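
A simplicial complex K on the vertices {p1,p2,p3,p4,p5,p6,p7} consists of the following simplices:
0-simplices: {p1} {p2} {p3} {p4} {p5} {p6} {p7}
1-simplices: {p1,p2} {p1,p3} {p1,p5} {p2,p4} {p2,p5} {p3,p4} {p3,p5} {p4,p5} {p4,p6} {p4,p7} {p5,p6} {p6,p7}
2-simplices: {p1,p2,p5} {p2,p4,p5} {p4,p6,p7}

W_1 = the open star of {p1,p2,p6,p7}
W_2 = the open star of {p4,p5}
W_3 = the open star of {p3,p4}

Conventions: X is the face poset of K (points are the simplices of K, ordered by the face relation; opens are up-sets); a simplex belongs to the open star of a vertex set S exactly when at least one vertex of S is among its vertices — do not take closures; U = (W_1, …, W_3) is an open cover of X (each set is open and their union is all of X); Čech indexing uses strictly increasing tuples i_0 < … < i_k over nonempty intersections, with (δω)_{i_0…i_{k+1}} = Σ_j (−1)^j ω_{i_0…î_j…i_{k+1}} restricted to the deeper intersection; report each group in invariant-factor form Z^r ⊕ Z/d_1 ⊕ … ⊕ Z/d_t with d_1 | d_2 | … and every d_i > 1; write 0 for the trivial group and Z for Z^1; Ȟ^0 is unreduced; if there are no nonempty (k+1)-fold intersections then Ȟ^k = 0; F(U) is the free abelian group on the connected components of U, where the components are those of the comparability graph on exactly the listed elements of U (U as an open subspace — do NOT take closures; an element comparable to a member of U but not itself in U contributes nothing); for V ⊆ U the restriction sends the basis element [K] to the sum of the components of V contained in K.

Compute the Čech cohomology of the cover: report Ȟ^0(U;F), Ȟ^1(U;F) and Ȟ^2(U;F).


nerve of the cover:
  W1={{p1},{p2},{p6},{p7},{p1,p2},{p1,p3},{p1,p5},{p2,p4},{p2,p5},{p4,p6},{p4,p7},{p5,p6},{p6,p7},{p1,p2,p5},{p2,p4,p5},{p4,p6,p7}} W2={{p4},{p5},{p1,p5},{p2,p4},{p2,p5},{p3,p4},{p3,p5},{p4,p5},{p4,p6},{p4,p7},{p5,p6},{p1,p2,p5},{p2,p4,p5},{p4,p6,p7}} W3={{p3},{p4},{p1,p3},{p2,p4},{p3,p4},{p3,p5},{p4,p5},{p4,p6},{p4,p7},{p2,p4,p5},{p4,p6,p7}}
  W12={{p1,p5},{p2,p4},{p2,p5},{p4,p6},{p4,p7},{p5,p6},{p1,p2,p5},{p2,p4,p5},{p4,p6,p7}} W13={{p1,p3},{p2,p4},{p4,p6},{p4,p7},{p2,p4,p5},{p4,p6,p7}} W23={{p4},{p2,p4},{p3,p4},{p3,p5},{p4,p5},{p4,p6},{p4,p7},{p2,p4,p5},{p4,p6,p7}}
  W123={{p2,p4},{p4,p6},{p4,p7},{p2,p4,p5},{p4,p6,p7}}
components per intersection:
  W1: {{p1},{p2},{p1,p2},{p1,p3},{p1,p5},{p2,p4},{p2,p5},{p1,p2,p5},{p2,p4,p5}} {{p6},{p7},{p4,p6},{p4,p7},{p5,p6},{p6,p7},{p4,p6,p7}}
  W2: {{p4},{p5},{p1,p5},{p2,p4},{p2,p5},{p3,p4},{p3,p5},{p4,p5},{p4,p6},{p4,p7},{p5,p6},{p1,p2,p5},{p2,p4,p5},{p4,p6,p7}}
  W3: {{p3},{p4},{p1,p3},{p2,p4},{p3,p4},{p3,p5},{p4,p5},{p4,p6},{p4,p7},{p2,p4,p5},{p4,p6,p7}}
  W12: {{p1,p5},{p2,p4},{p2,p5},{p1,p2,p5},{p2,p4,p5}} {{p4,p6},{p4,p7},{p4,p6,p7}} {{p5,p6}}
  W13: {{p1,p3}} {{p2,p4},{p2,p4,p5}} {{p4,p6},{p4,p7},{p4,p6,p7}}
  W23: {{p4},{p2,p4},{p3,p4},{p4,p5},{p4,p6},{p4,p7},{p2,p4,p5},{p4,p6,p7}} {{p3,p5}}
  W123: {{p2,p4},{p2,p4,p5}} {{p4,p6},{p4,p7},{p4,p6,p7}}
C dims 4,8,2; δ0: rk 3, SNF 1^3; δ1: rk 2, SNF 1^2
Ȟ^0 = (4 − 3) − 0 = 1, so Ȟ^0 ≅ Z
Ȟ^1 = (8 − 2) − 3 = 3, so Ȟ^1 ≅ Z^3
Ȟ^2 = (2 − 0) − 2 = 0, so Ȟ^2 ≅ 0

Ȟ^0 ≅ Z, Ȟ^1 ≅ Z^3, Ȟ^2 ≅ 0


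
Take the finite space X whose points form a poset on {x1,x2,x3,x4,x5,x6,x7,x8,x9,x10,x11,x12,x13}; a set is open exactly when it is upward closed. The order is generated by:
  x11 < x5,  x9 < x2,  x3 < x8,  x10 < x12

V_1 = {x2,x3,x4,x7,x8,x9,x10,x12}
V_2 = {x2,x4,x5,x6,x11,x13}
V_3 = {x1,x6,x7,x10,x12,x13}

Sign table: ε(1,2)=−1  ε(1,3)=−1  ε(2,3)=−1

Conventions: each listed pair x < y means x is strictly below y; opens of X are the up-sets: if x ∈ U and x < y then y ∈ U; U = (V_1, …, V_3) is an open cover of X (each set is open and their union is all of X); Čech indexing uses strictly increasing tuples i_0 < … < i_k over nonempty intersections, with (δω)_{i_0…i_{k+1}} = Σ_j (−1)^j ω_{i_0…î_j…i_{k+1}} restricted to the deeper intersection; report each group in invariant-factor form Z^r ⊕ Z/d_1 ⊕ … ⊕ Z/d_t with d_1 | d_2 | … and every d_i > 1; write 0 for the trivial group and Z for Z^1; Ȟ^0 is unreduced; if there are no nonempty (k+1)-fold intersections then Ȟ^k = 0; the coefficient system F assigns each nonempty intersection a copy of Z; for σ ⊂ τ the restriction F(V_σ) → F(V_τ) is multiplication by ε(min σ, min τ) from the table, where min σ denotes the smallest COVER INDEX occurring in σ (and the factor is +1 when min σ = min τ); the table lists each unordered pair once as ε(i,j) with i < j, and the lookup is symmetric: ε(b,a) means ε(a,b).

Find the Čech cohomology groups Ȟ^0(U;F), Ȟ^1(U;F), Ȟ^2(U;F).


Ȟ^0 = 0; Ȟ^1 = Z/2; Ȟ^2 = 0

intersection data:
  V12={x2,x4} V13={x7,x10,x12} V23={x6,x13}
C dims 3,3; δ0: rk 3, SNF 1^2·2
Ȟ^0 = (3 − 3) − 0 = 0, so Ȟ^0 ≅ 0
Ȟ^1 = (3 − 0) − 3 = 0 plus torsion [2], so Ȟ^1 ≅ Z/2
Ȟ^2 = (0 − 0) − 0 = 0, so Ȟ^2 ≅ 0


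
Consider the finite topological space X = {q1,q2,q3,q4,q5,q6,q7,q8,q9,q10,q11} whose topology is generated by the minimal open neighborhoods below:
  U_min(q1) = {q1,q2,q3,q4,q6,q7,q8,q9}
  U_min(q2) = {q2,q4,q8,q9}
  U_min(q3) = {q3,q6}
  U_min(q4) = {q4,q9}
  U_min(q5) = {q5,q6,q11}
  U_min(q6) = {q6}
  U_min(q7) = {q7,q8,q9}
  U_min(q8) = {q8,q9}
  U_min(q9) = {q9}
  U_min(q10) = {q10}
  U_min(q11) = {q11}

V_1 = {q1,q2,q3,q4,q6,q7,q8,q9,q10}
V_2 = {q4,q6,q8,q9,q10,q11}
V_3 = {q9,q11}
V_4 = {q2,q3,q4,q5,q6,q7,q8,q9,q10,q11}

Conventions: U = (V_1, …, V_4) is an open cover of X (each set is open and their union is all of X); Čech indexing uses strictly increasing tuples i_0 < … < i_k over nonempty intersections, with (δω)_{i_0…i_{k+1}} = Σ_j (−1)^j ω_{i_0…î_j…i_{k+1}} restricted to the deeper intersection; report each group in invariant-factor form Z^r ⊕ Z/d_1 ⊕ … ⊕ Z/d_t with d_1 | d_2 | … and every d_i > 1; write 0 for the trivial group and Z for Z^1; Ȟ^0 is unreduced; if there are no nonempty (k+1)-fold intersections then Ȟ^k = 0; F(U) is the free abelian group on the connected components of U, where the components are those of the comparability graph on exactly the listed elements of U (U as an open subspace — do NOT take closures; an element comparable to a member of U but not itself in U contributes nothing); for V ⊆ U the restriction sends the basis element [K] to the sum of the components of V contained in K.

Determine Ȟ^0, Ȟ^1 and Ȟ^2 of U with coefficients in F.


Ȟ^0(U;F) ≅ Z^2, Ȟ^1(U;F) ≅ 0 and Ȟ^2(U;F) ≅ 0

nonempty overlaps:
  V12={q4,q6,q8,q9,q10} V13={q9} V14={q2,q3,q4,q6,q7,q8,q9,q10} V23={q9,q11} V24={q4,q6,q8,q9,q10,q11} V34={q9,q11}
  V123={q9} V124={q4,q6,q8,q9,q10} V134={q9} V234={q9,q11}
  V1234={q9}
components per intersection:
  V1: {q1,q2,q3,q4,q6,q7,q8,q9} {q10}
  V2: {q4,q8,q9} {q6} {q10} {q11}
  V3: {q9} {q11}
  V4: {q2,q4,q7,q8,q9} {q3,q5,q6,q11} {q10}
  V12: {q4,q8,q9} {q6} {q10}
  V13: {q9}
  V14: {q2,q4,q7,q8,q9} {q3,q6} {q10}
  V23: {q9} {q11}
  V24: {q4,q8,q9} {q6} {q10} {q11}
  V34: {q9} {q11}
  V123: {q9}
  V124: {q4,q8,q9} {q6} {q10}
  V134: {q9}
  V234: {q9} {q11}
  V1234: {q9}
C dims 11,15,7,1; δ0: rk 9, SNF 1^9; δ1: rk 6, SNF 1^6; δ2: rk 1, SNF 1^1
degree 0: 11−9−0 = 2 → Ȟ^0 ≅ Z^2
degree 1: 15−6−9 = 0 → Ȟ^1 ≅ 0
degree 2: 7−1−6 = 0 → Ȟ^2 ≅ 0


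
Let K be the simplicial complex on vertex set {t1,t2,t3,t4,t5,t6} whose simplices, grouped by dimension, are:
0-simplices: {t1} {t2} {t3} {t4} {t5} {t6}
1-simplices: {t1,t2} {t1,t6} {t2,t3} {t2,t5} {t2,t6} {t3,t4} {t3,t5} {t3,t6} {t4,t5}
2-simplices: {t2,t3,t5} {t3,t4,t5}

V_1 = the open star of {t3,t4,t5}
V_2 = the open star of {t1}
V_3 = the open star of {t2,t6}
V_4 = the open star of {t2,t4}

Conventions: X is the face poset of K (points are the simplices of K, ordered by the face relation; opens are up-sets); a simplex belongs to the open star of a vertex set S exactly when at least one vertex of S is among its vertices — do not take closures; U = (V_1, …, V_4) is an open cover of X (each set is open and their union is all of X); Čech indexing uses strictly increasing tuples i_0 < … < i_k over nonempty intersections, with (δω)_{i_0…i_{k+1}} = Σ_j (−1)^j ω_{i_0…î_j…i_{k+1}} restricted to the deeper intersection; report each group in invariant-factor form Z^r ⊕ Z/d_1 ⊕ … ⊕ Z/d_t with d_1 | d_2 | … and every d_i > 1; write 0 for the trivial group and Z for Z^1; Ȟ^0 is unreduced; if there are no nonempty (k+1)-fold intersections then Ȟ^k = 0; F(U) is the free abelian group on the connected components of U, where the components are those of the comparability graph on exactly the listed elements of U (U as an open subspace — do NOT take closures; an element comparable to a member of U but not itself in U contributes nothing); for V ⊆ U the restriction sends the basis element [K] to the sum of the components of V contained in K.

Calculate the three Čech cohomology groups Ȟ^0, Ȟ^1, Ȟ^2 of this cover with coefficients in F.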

Task requirements
Only the lines from the first line of the material above through the line that contains "(W_1, …, W_3) is" should be quoted, each one exactly.

Answer space
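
A simplicial complex K on the vertices {p1,p2,p3,p4,p5,p6,p7} consists of the following simplices:
0-simplices: {p1} {p2} {p3} {p4} {p5} {p6} {p7}
1-simplices: {p1,p2} {p1,p3} {p1,p5} {p2,p4} {p2,p5} {p3,p4} {p3,p5} {p4,p5} {p4,p6} {p4,p7} {p5,p6} {p6,p7}
2-simplices: {p1,p2,p5} {p2,p4,p5} {p4,p6,p7}

W_1 = the open star of {p1,p2,p6,p7}
W_2 = the open star of {p4,p5}
W_3 = the open star of {p3,p4}

Conventions: X is the face poset of K (points are the simplices of K, ordered by the face relation; opens are up-sets); a simplex belongs to the open star of a vertex set S exactly when at least one vertex of S is among its vertices — do not take closures; U = (W_1, …, W_3) is an open cover of X (each set is open and their union is all of X); Čech indexing uses strictly increasing tuples i_0 < … < i_k over nonempty intersections, with (δω)_{i_0…i_{k+1}} = Σ_j (−1)^j ω_{i_0…î_j…i_{k+1}} restricted to the deeper intersection; report each group in invariant-factor form Z^r ⊕ Z/d_1 ⊕ … ⊕ Z/d_t with d_1 | d_2 | … and every d_i > 1; write 0 for the trivial group and Z for Z^1; Ȟ^0 is unreduced; if there are no nonempty (k+1)-fold intersections then Ȟ^k = 0; F(U) is the free abelian group on the connected components of U, where the components are those of the comparability graph on exactly the listed elements of U (U as an open subspace — do NOT take closures; an element comparable to a member of U but not itself in U contributes nothing); for V ⊆ U the restriction sends the basis element [K] to the sum of the components of V contained in K.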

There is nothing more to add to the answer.